* Required work
An identical copy of all the entries is the required result.

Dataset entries
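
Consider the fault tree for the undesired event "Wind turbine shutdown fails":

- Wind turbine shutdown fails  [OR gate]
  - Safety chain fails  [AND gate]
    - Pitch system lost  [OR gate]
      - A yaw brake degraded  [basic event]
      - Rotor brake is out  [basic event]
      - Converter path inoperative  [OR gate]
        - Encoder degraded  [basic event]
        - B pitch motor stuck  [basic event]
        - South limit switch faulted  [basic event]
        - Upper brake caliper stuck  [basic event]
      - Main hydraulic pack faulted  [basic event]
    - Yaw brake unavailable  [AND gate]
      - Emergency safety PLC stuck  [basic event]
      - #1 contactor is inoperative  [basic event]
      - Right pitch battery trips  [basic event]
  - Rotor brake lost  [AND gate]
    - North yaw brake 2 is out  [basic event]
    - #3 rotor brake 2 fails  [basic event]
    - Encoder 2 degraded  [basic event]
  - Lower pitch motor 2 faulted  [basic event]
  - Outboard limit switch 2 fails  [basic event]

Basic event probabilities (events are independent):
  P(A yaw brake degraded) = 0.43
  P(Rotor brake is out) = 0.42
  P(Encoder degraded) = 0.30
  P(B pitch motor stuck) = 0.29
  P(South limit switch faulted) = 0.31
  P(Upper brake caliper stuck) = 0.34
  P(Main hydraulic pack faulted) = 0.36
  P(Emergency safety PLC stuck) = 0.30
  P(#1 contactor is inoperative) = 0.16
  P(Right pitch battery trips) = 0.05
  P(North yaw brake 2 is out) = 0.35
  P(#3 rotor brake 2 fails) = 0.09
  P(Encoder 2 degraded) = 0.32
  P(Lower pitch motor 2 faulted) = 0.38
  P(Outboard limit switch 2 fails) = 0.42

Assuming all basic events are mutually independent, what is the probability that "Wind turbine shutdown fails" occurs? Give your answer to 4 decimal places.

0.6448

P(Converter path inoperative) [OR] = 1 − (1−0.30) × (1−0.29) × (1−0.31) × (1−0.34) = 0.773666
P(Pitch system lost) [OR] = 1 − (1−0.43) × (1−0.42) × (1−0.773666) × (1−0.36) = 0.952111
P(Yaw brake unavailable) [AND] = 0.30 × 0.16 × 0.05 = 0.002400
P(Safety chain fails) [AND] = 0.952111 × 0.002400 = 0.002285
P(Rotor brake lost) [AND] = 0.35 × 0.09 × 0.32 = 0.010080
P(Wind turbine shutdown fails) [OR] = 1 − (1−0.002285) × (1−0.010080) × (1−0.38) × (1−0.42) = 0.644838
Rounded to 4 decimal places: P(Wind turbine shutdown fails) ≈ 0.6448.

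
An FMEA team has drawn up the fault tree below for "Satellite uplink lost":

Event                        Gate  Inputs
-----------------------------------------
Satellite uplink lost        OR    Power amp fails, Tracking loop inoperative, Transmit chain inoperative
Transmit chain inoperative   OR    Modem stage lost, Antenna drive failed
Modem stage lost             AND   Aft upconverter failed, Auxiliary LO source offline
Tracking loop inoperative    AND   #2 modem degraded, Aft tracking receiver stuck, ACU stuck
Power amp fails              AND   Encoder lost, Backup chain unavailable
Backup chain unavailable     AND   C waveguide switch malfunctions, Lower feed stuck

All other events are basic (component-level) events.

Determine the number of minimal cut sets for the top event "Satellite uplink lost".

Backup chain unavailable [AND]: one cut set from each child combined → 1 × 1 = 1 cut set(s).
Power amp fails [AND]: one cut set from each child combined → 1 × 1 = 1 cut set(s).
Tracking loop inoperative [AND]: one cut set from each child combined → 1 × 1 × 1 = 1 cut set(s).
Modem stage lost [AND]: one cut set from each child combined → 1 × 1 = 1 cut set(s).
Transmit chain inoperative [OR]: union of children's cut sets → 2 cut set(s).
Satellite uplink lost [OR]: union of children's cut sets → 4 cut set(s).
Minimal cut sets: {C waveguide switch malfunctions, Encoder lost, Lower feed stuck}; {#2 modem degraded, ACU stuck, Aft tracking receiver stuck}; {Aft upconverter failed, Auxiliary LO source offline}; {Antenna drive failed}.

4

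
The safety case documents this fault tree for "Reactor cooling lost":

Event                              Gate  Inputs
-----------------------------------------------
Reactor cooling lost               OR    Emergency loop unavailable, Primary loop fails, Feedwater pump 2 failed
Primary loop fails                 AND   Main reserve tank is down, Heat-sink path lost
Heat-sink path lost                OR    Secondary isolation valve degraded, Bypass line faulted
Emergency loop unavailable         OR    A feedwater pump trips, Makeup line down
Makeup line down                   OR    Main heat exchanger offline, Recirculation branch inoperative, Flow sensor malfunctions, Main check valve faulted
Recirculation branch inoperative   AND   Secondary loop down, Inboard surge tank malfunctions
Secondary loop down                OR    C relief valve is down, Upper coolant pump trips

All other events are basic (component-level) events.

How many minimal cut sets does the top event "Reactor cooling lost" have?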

* Response area
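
Consider the fault tree for the undesired event "Wind turbine shutdown fails":

- Wind turbine shutdown fails  [OR gate]
  - Safety chain fails  [AND gate]
    - Pitch system lost  [OR gate]
      - A yaw brake degraded  [basic event]
      - Rotor brake is out  [basic event]
      - Converter path inoperative  [OR gate]
        - Encoder degraded  [basic event]
        - B pitch motor stuck  [basic event]
        - South limit switch faulted  [basic event]
        - Upper brake caliper stuck  [basic event]
      - Main hydraulic pack faulted  [basic event]
    - Yaw brake unavailable  [AND gate]
      - Emergency safety PLC stuck  [basic event]
      - #1 contactor is inoperative  [basic event]
      - Right pitch battery trips  [basic event]
  - Rotor brake lost  [AND gate]
    - North yaw brake 2 is out  [basic event]
    - #3 rotor brake 2 fails  [basic event]
    - Encoder 2 degraded  [basic event]
  - Lower pitch motor 2 faulted  [basic event]
  - Outboard limit switch 2 fails  [basic event]

Basic event probabilities (events are independent):
  P(A yaw brake degraded) = 0.43
  P(Rotor brake is out) = 0.42
  P(Encoder degraded) = 0.30
  P(B pitch motor stuck) = 0.29
  P(South limit switch faulted) = 0.31
  P(Upper brake caliper stuck) = 0.34
  P(Main hydraulic pack faulted) = 0.36
  P(Emergency safety PLC stuck) = 0.30
  P(#1 contactor is inoperative) = 0.16
  P(Right pitch battery trips) = 0.05
  P(North yaw brake 2 is out) = 0.35
  P(#3 rotor brake 2 fails) = 0.09
  P(Encoder 2 degraded) = 0.32
  P(Lower pitch motor 2 faulted) = 0.38
  P(Outboard limit switch 2 fails) = 0.42

Assuming all basic events are mutually independent, what is the probability that "Wind turbine shutdown fails" occurs? Give your answer to 4 decimal places.

0.6448

P(Converter path inoperative) [OR] = 1 − (1−0.30) × (1−0.29) × (1−0.31) × (1−0.34) = 0.773666
P(Pitch system lost) [OR] = 1 − (1−0.43) × (1−0.42) × (1−0.773666) × (1−0.36) = 0.952111
P(Yaw brake unavailable) [AND] = 0.30 × 0.16 × 0.05 = 0.002400
P(Safety chain fails) [AND] = 0.952111 × 0.002400 = 0.002285
P(Rotor brake lost) [AND] = 0.35 × 0.09 × 0.32 = 0.010080
P(Wind turbine shutdown fails) [OR] = 1 − (1−0.002285) × (1−0.010080) × (1−0.38) × (1−0.42) = 0.644838
Rounded to 4 decimal places: P(Wind turbine shutdown fails) ≈ 0.6448.

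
An FMEA team has drawn up the fault tree below for "Satellite uplink lost":

Event                        Gate  Inputs
-----------------------------------------
Satellite uplink lost        OR    Power amp fails, Tracking loop inoperative, Transmit chain inoperative
Transmit chain inoperative   OR    Modem stage lost, Antenna drive failed
Modem stage lost             AND   Aft upconverter failed, Auxiliary LO source offline
Tracking loop inoperative    AND   #2 modem degraded, Aft tracking receiver stuck, ACU stuck
Power amp fails              AND   Encoder lost, Backup chain unavailable
Backup chain unavailable     AND   C waveguide switch malfunctions, Lower feed stuck

All other events are basic (component-level) events.

Determine the number of minimal cut sets for the top event "Satellite uplink lost".

Backup chain unavailable [AND]: one cut set from each child combined → 1 × 1 = 1 cut set(s).
Power amp fails [AND]: one cut set from each child combined → 1 × 1 = 1 cut set(s).
Tracking loop inoperative [AND]: one cut set from each child combined → 1 × 1 × 1 = 1 cut set(s).
Modem stage lost [AND]: one cut set from each child combined → 1 × 1 = 1 cut set(s).
Transmit chain inoperative [OR]: union of children's cut sets → 2 cut set(s).
Satellite uplink lost [OR]: union of children's cut sets → 4 cut set(s).
Minimal cut sets: {C waveguide switch malfunctions, Encoder lost, Lower feed stuck}; {#2 modem degraded, ACU stuck, Aft tracking receiver stuck}; {Aft upconverter failed, Auxiliary LO source offline}; {Antenna drive failed}.

4

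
The safety case documents this fault tree for "Reactor cooling lost":

Event                              Gate  Inputs
-----------------------------------------------
Reactor cooling lost               OR    Emergency loop unavailable, Primary loop fails, Feedwater pump 2 failed
Primary loop fails                 AND   Main reserve tank is down, Heat-sink path lost
Heat-sink path lost                OR    Secondary isolation valve degraded, Bypass line faulted
Emergency loop unavailable         OR    A feedwater pump trips, Makeup line down
Makeup line down                   OR    Main heat exchanger offline, Recirculation branch inoperative, Flow sensor malfunctions, Main check valve faulted
Recirculation branch inoperative   AND   Secondary loop down, Inboard surge tank malfunctions
Secondary loop down                OR    C relief valve is down, Upper coolant pump trips

All other events are basic (component-level) events.

How many minimal cut sets does the top event "Reactor cooling lost" have?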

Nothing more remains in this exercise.